_TRY IT_: Below are some records; output all of them exactly.

Segment Start: LISTED RECORDS

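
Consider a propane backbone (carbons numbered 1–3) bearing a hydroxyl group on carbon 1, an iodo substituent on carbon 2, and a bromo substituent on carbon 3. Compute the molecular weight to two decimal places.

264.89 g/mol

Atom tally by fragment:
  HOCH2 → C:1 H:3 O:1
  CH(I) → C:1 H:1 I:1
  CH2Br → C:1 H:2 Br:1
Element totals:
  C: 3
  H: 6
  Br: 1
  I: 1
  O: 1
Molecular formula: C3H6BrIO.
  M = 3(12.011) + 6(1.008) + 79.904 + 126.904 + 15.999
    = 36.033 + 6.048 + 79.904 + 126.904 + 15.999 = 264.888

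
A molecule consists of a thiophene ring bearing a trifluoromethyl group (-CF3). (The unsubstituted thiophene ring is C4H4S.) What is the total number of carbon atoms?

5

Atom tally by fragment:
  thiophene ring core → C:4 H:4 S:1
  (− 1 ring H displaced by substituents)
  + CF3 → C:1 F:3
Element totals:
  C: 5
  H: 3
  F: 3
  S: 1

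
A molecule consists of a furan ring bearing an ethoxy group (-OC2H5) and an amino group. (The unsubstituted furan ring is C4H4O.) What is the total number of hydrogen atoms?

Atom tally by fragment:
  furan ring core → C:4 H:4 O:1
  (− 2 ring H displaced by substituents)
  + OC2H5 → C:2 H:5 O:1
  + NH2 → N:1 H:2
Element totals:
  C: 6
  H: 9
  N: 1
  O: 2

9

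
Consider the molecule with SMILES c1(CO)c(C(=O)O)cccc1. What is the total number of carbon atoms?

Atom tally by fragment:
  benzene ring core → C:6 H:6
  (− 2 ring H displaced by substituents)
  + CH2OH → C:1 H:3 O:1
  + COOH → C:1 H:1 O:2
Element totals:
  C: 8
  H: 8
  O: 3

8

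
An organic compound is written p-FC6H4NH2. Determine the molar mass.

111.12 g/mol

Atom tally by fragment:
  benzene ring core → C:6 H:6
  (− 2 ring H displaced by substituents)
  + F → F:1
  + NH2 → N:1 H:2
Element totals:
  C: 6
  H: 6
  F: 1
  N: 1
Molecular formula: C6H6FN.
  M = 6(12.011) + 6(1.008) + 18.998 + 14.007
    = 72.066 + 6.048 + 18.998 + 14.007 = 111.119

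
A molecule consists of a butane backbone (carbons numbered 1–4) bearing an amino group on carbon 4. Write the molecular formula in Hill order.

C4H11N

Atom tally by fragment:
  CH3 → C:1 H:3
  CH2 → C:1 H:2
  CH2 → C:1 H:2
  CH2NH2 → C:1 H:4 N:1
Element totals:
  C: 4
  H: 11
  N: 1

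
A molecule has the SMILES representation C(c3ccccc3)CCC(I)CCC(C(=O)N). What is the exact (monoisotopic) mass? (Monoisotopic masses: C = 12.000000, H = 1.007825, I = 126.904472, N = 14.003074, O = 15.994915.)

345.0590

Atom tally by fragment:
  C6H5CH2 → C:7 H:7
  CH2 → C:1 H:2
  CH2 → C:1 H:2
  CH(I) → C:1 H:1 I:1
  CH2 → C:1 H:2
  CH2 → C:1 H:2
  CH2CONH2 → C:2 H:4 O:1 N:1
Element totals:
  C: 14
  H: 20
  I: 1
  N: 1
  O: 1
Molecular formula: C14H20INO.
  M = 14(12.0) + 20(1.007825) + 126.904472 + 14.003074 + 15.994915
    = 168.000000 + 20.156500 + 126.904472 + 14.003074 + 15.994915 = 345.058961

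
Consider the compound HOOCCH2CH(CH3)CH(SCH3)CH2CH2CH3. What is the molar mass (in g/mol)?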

Segment End: LISTED RECORDS

_EXPECTED OUTPUT_:
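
Consider a propane backbone (carbons numbered 1–3) bearing a hydroxyl group on carbon 1, an iodo substituent on carbon 2, and a bromo substituent on carbon 3. Compute the molecular weight to two decimal places.

264.89 g/mol

Atom tally by fragment:
  HOCH2 → C:1 H:3 O:1
  CH(I) → C:1 H:1 I:1
  CH2Br → C:1 H:2 Br:1
Element totals:
  C: 3
  H: 6
  Br: 1
  I: 1
  O: 1
Molecular formula: C3H6BrIO.
  M = 3(12.011) + 6(1.008) + 79.904 + 126.904 + 15.999
    = 36.033 + 6.048 + 79.904 + 126.904 + 15.999 = 264.888

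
A molecule consists of a thiophene ring bearing a trifluoromethyl group (-CF3). (The unsubstituted thiophene ring is C4H4S.) What is the total number of carbon atoms?

5

Atom tally by fragment:
  thiophene ring core → C:4 H:4 S:1
  (− 1 ring H displaced by substituents)
  + CF3 → C:1 F:3
Element totals:
  C: 5
  H: 3
  F: 3
  S: 1

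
A molecule consists of a furan ring bearing an ethoxy group (-OC2H5) and an amino group. (The unsubstituted furan ring is C4H4O.) What is the total number of hydrogen atoms?

Atom tally by fragment:
  furan ring core → C:4 H:4 O:1
  (− 2 ring H displaced by substituents)
  + OC2H5 → C:2 H:5 O:1
  + NH2 → N:1 H:2
Element totals:
  C: 6
  H: 9
  N: 1
  O: 2

9

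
Consider the molecule with SMILES c1(CO)c(C(=O)O)cccc1. What is the total number of carbon atoms?

Atom tally by fragment:
  benzene ring core → C:6 H:6
  (− 2 ring H displaced by substituents)
  + CH2OH → C:1 H:3 O:1
  + COOH → C:1 H:1 O:2
Element totals:
  C: 8
  H: 8
  O: 3

8

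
An organic compound is written p-FC6H4NH2. Determine the molar mass.

111.12 g/mol

Atom tally by fragment:
  benzene ring core → C:6 H:6
  (− 2 ring H displaced by substituents)
  + F → F:1
  + NH2 → N:1 H:2
Element totals:
  C: 6
  H: 6
  F: 1
  N: 1
Molecular formula: C6H6FN.
  M = 6(12.011) + 6(1.008) + 18.998 + 14.007
    = 72.066 + 6.048 + 18.998 + 14.007 = 111.119

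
A molecule consists of a butane backbone (carbons numbered 1–4) bearing an amino group on carbon 4. Write the molecular formula in Hill order.

C4H11N

Atom tally by fragment:
  CH3 → C:1 H:3
  CH2 → C:1 H:2
  CH2 → C:1 H:2
  CH2NH2 → C:1 H:4 N:1
Element totals:
  C: 4
  H: 11
  N: 1

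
A molecule has the SMILES representation C(c3ccccc3)CCC(I)CCC(C(=O)N). What is the exact (monoisotopic) mass? (Monoisotopic masses: C = 12.000000, H = 1.007825, I = 126.904472, N = 14.003074, O = 15.994915.)

345.0590

Atom tally by fragment:
  C6H5CH2 → C:7 H:7
  CH2 → C:1 H:2
  CH2 → C:1 H:2
  CH(I) → C:1 H:1 I:1
  CH2 → C:1 H:2
  CH2 → C:1 H:2
  CH2CONH2 → C:2 H:4 O:1 N:1
Element totals:
  C: 14
  H: 20
  I: 1
  N: 1
  O: 1
Molecular formula: C14H20INO.
  M = 14(12.0) + 20(1.007825) + 126.904472 + 14.003074 + 15.994915
    = 168.000000 + 20.156500 + 126.904472 + 14.003074 + 15.994915 = 345.058961

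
Consider the compound HOOCCH2CH(CH3)CH(SCH3)CH2CH2CH3. What is the molar mass (in g/mol)?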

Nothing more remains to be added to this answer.